Saved entries

════════════════════

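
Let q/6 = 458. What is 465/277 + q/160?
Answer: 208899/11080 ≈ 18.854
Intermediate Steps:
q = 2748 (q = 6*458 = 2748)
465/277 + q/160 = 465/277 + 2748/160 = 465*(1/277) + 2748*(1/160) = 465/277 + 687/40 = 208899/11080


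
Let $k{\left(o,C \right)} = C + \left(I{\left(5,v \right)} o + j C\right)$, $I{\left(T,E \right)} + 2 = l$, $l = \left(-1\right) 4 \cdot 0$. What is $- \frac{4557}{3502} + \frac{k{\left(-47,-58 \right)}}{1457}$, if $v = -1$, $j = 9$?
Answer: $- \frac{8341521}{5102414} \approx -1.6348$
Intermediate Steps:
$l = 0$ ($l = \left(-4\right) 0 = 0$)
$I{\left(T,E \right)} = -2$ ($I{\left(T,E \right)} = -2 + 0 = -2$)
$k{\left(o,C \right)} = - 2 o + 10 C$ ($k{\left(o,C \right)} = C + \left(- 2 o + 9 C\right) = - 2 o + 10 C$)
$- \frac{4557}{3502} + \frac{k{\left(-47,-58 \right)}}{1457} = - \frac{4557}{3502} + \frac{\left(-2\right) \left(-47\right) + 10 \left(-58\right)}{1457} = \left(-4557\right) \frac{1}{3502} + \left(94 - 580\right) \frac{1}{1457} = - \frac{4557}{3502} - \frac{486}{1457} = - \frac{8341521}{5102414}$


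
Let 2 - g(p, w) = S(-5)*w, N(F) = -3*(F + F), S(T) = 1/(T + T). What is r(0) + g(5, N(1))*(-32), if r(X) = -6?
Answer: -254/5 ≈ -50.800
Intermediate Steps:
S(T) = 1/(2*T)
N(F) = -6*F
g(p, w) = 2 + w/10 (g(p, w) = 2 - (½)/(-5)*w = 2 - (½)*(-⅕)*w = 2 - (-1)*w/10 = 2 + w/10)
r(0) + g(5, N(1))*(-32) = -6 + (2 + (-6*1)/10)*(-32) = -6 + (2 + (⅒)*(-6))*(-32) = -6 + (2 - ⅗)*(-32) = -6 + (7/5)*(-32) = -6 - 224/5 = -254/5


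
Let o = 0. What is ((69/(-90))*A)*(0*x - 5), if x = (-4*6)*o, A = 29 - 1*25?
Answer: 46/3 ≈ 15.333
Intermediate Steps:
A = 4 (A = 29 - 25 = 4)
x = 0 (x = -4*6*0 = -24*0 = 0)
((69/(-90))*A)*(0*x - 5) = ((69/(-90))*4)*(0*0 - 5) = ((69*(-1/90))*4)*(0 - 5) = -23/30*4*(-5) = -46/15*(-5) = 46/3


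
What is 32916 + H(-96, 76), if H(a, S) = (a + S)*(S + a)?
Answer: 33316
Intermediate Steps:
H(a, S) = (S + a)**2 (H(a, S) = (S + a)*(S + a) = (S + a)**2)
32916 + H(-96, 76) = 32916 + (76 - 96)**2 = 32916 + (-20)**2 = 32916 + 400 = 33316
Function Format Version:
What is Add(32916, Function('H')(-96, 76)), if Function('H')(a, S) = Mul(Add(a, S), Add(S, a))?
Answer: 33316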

════════════════════

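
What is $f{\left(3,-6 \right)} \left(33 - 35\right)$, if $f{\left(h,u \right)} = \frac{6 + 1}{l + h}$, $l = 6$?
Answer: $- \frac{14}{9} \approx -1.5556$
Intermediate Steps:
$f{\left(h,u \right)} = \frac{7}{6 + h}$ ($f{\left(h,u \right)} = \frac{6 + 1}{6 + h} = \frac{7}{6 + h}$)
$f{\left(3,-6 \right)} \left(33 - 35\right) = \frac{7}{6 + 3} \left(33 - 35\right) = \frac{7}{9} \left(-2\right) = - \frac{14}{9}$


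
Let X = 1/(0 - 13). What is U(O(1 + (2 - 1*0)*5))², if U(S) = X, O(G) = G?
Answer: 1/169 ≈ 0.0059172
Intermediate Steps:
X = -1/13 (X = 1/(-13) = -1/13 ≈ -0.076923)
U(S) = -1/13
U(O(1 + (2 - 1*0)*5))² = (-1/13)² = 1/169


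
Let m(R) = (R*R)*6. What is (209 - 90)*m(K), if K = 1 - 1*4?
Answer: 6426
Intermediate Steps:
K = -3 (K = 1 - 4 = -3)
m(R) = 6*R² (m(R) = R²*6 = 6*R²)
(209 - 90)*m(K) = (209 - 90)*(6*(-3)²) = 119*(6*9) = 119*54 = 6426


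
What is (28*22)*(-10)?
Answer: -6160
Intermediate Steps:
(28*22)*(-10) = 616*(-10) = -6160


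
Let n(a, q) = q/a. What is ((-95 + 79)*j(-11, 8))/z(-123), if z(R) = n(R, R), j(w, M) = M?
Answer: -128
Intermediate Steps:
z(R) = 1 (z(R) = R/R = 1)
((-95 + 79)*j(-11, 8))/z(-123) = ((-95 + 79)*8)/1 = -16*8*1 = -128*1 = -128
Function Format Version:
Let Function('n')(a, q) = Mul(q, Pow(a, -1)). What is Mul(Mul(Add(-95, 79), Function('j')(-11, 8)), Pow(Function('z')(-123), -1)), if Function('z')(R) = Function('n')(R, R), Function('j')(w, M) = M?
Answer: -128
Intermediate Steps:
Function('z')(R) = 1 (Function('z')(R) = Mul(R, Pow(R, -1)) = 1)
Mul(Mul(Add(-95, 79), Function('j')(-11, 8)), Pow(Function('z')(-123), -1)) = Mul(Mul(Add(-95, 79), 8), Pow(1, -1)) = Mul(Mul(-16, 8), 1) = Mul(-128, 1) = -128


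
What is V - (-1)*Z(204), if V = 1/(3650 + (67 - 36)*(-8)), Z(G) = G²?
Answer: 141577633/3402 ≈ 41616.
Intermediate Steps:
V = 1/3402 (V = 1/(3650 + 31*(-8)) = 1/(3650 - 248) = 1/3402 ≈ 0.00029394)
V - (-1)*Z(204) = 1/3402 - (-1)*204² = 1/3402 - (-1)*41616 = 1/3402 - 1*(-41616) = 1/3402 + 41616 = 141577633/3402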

════════════════════

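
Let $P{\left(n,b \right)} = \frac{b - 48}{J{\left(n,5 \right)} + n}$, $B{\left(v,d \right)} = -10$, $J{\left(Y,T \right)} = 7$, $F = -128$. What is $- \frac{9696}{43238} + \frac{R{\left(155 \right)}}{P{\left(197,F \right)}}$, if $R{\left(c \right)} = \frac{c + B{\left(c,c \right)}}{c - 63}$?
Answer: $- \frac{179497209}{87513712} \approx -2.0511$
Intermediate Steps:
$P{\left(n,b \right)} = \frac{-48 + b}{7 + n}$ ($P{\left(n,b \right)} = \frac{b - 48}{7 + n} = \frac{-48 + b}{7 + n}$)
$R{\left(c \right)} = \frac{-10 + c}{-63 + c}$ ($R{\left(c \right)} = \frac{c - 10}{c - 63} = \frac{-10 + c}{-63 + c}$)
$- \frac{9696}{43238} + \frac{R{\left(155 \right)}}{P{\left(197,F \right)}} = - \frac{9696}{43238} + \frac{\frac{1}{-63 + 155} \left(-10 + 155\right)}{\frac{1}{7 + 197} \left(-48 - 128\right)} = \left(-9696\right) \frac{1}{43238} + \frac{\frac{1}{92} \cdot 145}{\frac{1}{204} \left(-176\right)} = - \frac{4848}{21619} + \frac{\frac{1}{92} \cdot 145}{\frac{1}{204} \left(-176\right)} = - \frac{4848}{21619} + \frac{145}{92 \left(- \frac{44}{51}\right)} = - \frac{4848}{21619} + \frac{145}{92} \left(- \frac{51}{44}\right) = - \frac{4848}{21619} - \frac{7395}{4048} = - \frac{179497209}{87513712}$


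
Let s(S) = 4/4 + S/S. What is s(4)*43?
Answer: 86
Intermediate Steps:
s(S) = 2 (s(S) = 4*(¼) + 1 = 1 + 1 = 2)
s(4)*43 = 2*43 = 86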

════════════════════

Your answer should consist solely of the lines above from the line with "Let q/6 = 458. What is 465/277 + q/160?" to the line with "if $v = -1$, $j = 9$?", both included, reproduced exactly.

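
Let q/6 = 458. What is 465/277 + q/160?
Answer: 208899/11080 ≈ 18.854
Intermediate Steps:
q = 2748 (q = 6*458 = 2748)
465/277 + q/160 = 465/277 + 2748/160 = 465*(1/277) + 2748*(1/160) = 465/277 + 687/40 = 208899/11080


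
Let $k{\left(o,C \right)} = C + \left(I{\left(5,v \right)} o + j C\right)$, $I{\left(T,E \right)} + 2 = l$, $l = \left(-1\right) 4 \cdot 0$. What is $- \frac{4557}{3502} + \frac{k{\left(-47,-58 \right)}}{1457}$, if $v = -1$, $j = 9$?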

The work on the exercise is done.